Information given:

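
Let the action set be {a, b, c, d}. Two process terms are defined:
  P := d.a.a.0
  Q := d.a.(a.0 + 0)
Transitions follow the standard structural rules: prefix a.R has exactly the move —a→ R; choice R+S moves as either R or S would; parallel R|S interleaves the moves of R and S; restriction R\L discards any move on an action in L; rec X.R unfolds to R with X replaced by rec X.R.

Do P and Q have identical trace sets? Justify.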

What you need to do:
Word for word, give back all the lines above.

Task result:
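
Let the action set be {a, b, c, d}. Two process terms are defined:
  P := d.a.a.0
  Q := d.a.(a.0 + 0)
Transitions follow the standard structural rules: prefix a.R has exactly the move —a→ R; choice R+S moves as either R or S would; parallel R|S interleaves the moves of R and S; restriction R\L discards any move on an action in L; rec X.R unfolds to R with X replaced by rec X.R.

Do P and Q have identical trace sets? Justify.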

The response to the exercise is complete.